(Saved entries)
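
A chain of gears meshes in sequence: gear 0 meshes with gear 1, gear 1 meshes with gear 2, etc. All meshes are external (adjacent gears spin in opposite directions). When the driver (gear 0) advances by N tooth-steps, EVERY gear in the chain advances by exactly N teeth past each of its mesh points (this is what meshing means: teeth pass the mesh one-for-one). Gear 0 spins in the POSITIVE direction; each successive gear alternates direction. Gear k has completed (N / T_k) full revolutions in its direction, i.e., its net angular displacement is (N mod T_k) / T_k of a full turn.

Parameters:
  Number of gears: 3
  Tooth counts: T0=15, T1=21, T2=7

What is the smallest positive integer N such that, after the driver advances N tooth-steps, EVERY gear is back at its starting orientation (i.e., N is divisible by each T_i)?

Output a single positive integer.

Answer: 105

Derivation:
Gear k returns to start when N is a multiple of T_k.
All gears at start simultaneously when N is a common multiple of [15, 21, 7]; the smallest such N is lcm(15, 21, 7).
Start: lcm = T0 = 15
Fold in T1=21: gcd(15, 21) = 3; lcm(15, 21) = 15 * 21 / 3 = 315 / 3 = 105
Fold in T2=7: gcd(105, 7) = 7; lcm(105, 7) = 105 * 7 / 7 = 735 / 7 = 105
Full cycle length = 105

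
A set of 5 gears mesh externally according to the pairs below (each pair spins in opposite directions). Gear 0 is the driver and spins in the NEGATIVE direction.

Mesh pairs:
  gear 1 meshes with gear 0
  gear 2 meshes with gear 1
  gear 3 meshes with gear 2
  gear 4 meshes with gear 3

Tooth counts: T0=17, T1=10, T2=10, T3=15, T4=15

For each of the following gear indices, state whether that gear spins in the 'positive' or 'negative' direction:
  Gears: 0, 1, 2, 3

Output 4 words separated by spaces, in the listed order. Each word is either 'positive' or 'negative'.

Gear 0 (driver): negative (depth 0)
  gear 1: meshes with gear 0 -> depth 1 -> positive (opposite of gear 0)
  gear 2: meshes with gear 1 -> depth 2 -> negative (opposite of gear 1)
  gear 3: meshes with gear 2 -> depth 3 -> positive (opposite of gear 2)
  gear 4: meshes with gear 3 -> depth 4 -> negative (opposite of gear 3)
Queried indices 0, 1, 2, 3 -> negative, positive, negative, positive

Answer: negative positive negative positive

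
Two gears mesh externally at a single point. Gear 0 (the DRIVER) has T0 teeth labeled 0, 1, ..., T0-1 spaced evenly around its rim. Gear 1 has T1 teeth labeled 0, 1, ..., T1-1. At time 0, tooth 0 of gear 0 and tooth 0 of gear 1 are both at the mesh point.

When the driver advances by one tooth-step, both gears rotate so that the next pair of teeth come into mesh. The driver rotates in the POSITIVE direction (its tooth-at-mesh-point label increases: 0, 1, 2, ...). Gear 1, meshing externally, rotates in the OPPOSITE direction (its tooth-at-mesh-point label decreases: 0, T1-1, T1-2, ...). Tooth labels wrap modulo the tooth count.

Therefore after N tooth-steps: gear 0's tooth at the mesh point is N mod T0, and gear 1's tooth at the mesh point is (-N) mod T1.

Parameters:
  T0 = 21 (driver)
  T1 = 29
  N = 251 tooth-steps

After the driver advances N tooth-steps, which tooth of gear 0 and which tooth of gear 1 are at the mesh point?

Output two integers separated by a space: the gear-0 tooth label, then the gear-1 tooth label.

Gear 0 (driver, T0=21): tooth at mesh = N mod T0
  251 = 11 * 21 + 20, so 251 mod 21 = 20
  gear 0 tooth = 20
Gear 1 (driven, T1=29): tooth at mesh = (-N) mod T1
  251 = 8 * 29 + 19, so 251 mod 29 = 19
  (-251) mod 29 = (-19) mod 29 = 29 - 19 = 10
Mesh after 251 steps: gear-0 tooth 20 meets gear-1 tooth 10

Answer: 20 10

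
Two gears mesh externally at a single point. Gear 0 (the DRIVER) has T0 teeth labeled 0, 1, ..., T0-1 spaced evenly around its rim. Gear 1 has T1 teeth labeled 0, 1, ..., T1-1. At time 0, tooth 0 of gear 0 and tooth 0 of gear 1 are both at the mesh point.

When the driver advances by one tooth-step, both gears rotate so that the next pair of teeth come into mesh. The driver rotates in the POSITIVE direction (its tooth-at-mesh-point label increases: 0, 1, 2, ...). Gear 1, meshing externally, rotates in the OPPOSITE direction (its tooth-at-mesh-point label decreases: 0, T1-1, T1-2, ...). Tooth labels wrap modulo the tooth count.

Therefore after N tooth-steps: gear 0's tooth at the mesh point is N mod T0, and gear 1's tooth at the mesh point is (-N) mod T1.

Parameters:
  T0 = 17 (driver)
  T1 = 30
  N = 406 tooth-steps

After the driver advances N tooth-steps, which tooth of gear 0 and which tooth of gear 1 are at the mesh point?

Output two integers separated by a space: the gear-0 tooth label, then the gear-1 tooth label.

Answer: 15 14

Derivation:
Gear 0 (driver, T0=17): tooth at mesh = N mod T0
  406 = 23 * 17 + 15, so 406 mod 17 = 15
  gear 0 tooth = 15
Gear 1 (driven, T1=30): tooth at mesh = (-N) mod T1
  406 = 13 * 30 + 16, so 406 mod 30 = 16
  (-406) mod 30 = (-16) mod 30 = 30 - 16 = 14
Mesh after 406 steps: gear-0 tooth 15 meets gear-1 tooth 14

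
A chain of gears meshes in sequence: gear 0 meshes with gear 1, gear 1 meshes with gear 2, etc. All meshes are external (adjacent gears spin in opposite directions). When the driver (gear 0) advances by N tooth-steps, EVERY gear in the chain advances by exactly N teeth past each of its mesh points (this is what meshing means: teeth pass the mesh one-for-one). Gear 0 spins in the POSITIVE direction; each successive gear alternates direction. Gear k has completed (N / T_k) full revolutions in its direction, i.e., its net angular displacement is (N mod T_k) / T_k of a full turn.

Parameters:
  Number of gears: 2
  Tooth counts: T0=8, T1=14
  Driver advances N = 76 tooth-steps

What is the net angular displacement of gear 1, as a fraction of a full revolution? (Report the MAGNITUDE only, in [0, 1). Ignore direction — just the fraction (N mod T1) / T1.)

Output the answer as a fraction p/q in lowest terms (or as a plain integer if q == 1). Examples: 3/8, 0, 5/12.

Answer: 3/7

Derivation:
Chain of 2 gears, tooth counts: [8, 14]
  gear 0: T0=8, direction=positive, advance = 76 mod 8 = 4 teeth = 4/8 turn
  gear 1: T1=14, direction=negative, advance = 76 mod 14 = 6 teeth = 6/14 turn
Gear 1: 76 mod 14 = 6
Fraction = 6 / 14 = 3/7 (gcd(6,14)=2) = 3/7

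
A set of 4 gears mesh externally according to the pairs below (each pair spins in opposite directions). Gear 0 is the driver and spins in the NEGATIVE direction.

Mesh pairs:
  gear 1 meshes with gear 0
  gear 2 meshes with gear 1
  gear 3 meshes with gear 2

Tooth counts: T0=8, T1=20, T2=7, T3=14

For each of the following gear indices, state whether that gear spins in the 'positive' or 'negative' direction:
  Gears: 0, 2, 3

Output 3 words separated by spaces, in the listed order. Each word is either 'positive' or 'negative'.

Gear 0 (driver): negative (depth 0)
  gear 1: meshes with gear 0 -> depth 1 -> positive (opposite of gear 0)
  gear 2: meshes with gear 1 -> depth 2 -> negative (opposite of gear 1)
  gear 3: meshes with gear 2 -> depth 3 -> positive (opposite of gear 2)
Queried indices 0, 2, 3 -> negative, negative, positive

Answer: negative negative positive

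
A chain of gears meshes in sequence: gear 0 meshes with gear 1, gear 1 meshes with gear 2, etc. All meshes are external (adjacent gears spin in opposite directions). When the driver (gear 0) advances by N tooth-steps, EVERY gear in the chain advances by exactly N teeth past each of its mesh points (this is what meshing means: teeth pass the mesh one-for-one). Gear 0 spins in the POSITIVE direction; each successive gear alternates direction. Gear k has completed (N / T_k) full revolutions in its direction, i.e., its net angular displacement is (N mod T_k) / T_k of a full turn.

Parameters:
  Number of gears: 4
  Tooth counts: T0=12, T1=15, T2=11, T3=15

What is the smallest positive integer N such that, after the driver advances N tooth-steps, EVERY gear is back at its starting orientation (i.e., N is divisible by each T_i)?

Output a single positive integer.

Answer: 660

Derivation:
Gear k returns to start when N is a multiple of T_k.
All gears at start simultaneously when N is a common multiple of [12, 15, 11, 15]; the smallest such N is lcm(12, 15, 11, 15).
Start: lcm = T0 = 12
Fold in T1=15: gcd(12, 15) = 3; lcm(12, 15) = 12 * 15 / 3 = 180 / 3 = 60
Fold in T2=11: gcd(60, 11) = 1; lcm(60, 11) = 60 * 11 / 1 = 660 / 1 = 660
Fold in T3=15: gcd(660, 15) = 15; lcm(660, 15) = 660 * 15 / 15 = 9900 / 15 = 660
Full cycle length = 660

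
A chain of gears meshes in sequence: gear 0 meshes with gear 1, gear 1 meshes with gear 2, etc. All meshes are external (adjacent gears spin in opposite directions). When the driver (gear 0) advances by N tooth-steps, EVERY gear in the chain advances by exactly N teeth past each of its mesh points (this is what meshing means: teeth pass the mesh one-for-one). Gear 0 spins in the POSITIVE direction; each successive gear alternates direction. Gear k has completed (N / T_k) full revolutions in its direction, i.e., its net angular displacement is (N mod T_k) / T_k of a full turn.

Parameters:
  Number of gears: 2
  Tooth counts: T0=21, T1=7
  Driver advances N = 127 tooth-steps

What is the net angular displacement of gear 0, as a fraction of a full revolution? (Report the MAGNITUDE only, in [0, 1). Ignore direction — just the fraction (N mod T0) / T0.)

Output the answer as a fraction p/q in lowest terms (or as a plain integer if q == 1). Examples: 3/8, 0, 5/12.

Answer: 1/21

Derivation:
Chain of 2 gears, tooth counts: [21, 7]
  gear 0: T0=21, direction=positive, advance = 127 mod 21 = 1 teeth = 1/21 turn
  gear 1: T1=7, direction=negative, advance = 127 mod 7 = 1 teeth = 1/7 turn
Gear 0: 127 mod 21 = 1
Fraction = 1 / 21 = 1/21 (gcd(1,21)=1) = 1/21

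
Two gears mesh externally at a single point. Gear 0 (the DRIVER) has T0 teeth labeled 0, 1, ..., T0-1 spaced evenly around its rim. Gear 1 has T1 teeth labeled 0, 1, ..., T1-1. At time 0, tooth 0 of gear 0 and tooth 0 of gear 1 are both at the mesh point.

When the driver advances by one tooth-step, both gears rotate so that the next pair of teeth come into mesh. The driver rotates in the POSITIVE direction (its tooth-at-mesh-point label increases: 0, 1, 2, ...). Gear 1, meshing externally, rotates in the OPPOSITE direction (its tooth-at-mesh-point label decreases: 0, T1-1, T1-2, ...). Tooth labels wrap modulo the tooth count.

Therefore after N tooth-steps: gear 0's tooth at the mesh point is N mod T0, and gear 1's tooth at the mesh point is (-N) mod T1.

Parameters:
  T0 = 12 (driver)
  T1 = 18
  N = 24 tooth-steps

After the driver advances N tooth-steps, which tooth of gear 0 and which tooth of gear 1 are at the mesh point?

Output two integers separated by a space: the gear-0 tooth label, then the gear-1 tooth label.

Answer: 0 12

Derivation:
Gear 0 (driver, T0=12): tooth at mesh = N mod T0
  24 = 2 * 12 + 0, so 24 mod 12 = 0
  gear 0 tooth = 0
Gear 1 (driven, T1=18): tooth at mesh = (-N) mod T1
  24 = 1 * 18 + 6, so 24 mod 18 = 6
  (-24) mod 18 = (-6) mod 18 = 18 - 6 = 12
Mesh after 24 steps: gear-0 tooth 0 meets gear-1 tooth 12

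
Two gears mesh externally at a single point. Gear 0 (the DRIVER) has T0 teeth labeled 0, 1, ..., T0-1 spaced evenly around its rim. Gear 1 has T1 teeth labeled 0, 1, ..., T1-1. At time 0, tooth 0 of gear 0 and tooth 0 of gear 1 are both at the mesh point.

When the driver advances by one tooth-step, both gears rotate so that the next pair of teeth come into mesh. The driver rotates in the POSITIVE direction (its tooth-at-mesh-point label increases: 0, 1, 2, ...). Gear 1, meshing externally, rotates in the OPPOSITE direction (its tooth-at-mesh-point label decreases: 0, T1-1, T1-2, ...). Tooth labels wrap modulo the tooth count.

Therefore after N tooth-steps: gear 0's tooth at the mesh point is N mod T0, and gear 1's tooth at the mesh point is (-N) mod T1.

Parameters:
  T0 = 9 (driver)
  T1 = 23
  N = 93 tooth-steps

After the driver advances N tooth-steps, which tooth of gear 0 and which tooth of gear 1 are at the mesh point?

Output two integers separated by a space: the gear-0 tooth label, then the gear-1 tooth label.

Gear 0 (driver, T0=9): tooth at mesh = N mod T0
  93 = 10 * 9 + 3, so 93 mod 9 = 3
  gear 0 tooth = 3
Gear 1 (driven, T1=23): tooth at mesh = (-N) mod T1
  93 = 4 * 23 + 1, so 93 mod 23 = 1
  (-93) mod 23 = (-1) mod 23 = 23 - 1 = 22
Mesh after 93 steps: gear-0 tooth 3 meets gear-1 tooth 22

Answer: 3 22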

Task details
The required answer is the run of lines above, starting at the line with "A set of 5 gears" and ending at the line with "Gears: 0, 1, 2, 3", reproduced exactly with both ends.

Exercise response
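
A set of 5 gears mesh externally according to the pairs below (each pair spins in opposite directions). Gear 0 is the driver and spins in the NEGATIVE direction.

Mesh pairs:
  gear 1 meshes with gear 0
  gear 2 meshes with gear 1
  gear 3 meshes with gear 2
  gear 4 meshes with gear 3

Tooth counts: T0=17, T1=10, T2=10, T3=15, T4=15

For each of the following gear indices, state whether that gear spins in the 'positive' or 'negative' direction:
  Gears: 0, 1, 2, 3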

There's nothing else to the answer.